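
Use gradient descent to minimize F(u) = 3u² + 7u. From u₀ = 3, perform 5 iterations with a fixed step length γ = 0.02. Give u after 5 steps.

F′(u) = 6u + 7
u₁ = 3 − 0.02·25 = 2.5
u₂ = 2.5 − 0.02·22 = 2.06
u₃ = 2.06 − 0.02·19.36 = 1.6728
u₄ = 1.6728 − 0.02·17.0368 = 1.332064
u₅ = 1.332064 − 0.02·14.992384 = 1.03221632

1.03221632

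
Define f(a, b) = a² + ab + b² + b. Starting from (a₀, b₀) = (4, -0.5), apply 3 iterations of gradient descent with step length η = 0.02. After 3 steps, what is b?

∇f = (2a + b, a + 2b + 1)
(a₁, b₁) = (4, -0.5) − 0.02·(7.5, 4) = (3.85, -0.58)
(a₂, b₂) = (3.85, -0.58) − 0.02·(7.12, 3.69) = (3.7076, -0.6538)
(a₃, b₃) = (3.7076, -0.6538) − 0.02·(6.7614, 3.4) = (3.572372, -0.7218)
b = -0.7218

-0.7218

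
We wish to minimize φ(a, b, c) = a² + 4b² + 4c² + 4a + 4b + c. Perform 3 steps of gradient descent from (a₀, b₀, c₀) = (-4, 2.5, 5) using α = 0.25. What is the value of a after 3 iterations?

∇φ = (2a + 4, 8b + 4, 8c + 1)
Step 1: at (-4, 2.5, 5), ∇φ = (-4, 24, 41) → (-4, 2.5, 5) − 0.25·(-4, 24, 41) = (-3, -3.5, -5.25)
Step 2: at (-3, -3.5, -5.25), ∇φ = (-2, -24, -41) → (-3, -3.5, -5.25) − 0.25·(-2, -24, -41) = (-2.5, 2.5, 5)
Step 3: at (-2.5, 2.5, 5), ∇φ = (-1, 24, 41) → (-2.5, 2.5, 5) − 0.25·(-1, 24, 41) = (-2.25, -3.5, -5.25)
a = -2.25

-2.25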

* _AIM OF THE EXERCISE_: Write down the entire listing above verbatim.

* _ANSWER TO THIS TASK_:
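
Use gradient descent to minimize F(u) = 3u² + 7u. From u₀ = 3, perform 5 iterations with a fixed step length γ = 0.02. Give u after 5 steps.

F′(u) = 6u + 7
u₁ = 3 − 0.02·25 = 2.5
u₂ = 2.5 − 0.02·22 = 2.06
u₃ = 2.06 − 0.02·19.36 = 1.6728
u₄ = 1.6728 − 0.02·17.0368 = 1.332064
u₅ = 1.332064 − 0.02·14.992384 = 1.03221632

1.03221632

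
Define f(a, b) = a² + ab + b² + b. Starting from (a₀, b₀) = (4, -0.5), apply 3 iterations of gradient descent with step length η = 0.02. After 3 steps, what is b?

∇f = (2a + b, a + 2b + 1)
(a₁, b₁) = (4, -0.5) − 0.02·(7.5, 4) = (3.85, -0.58)
(a₂, b₂) = (3.85, -0.58) − 0.02·(7.12, 3.69) = (3.7076, -0.6538)
(a₃, b₃) = (3.7076, -0.6538) − 0.02·(6.7614, 3.4) = (3.572372, -0.7218)
b = -0.7218

-0.7218

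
We wish to minimize φ(a, b, c) = a² + 4b² + 4c² + 4a + 4b + c. Perform 3 steps of gradient descent from (a₀, b₀, c₀) = (-4, 2.5, 5) using α = 0.25. What is the value of a after 3 iterations?

∇φ = (2a + 4, 8b + 4, 8c + 1)
Step 1: at (-4, 2.5, 5), ∇φ = (-4, 24, 41) → (-4, 2.5, 5) − 0.25·(-4, 24, 41) = (-3, -3.5, -5.25)
Step 2: at (-3, -3.5, -5.25), ∇φ = (-2, -24, -41) → (-3, -3.5, -5.25) − 0.25·(-2, -24, -41) = (-2.5, 2.5, 5)
Step 3: at (-2.5, 2.5, 5), ∇φ = (-1, 24, 41) → (-2.5, 2.5, 5) − 0.25·(-1, 24, 41) = (-2.25, -3.5, -5.25)
a = -2.25

-2.25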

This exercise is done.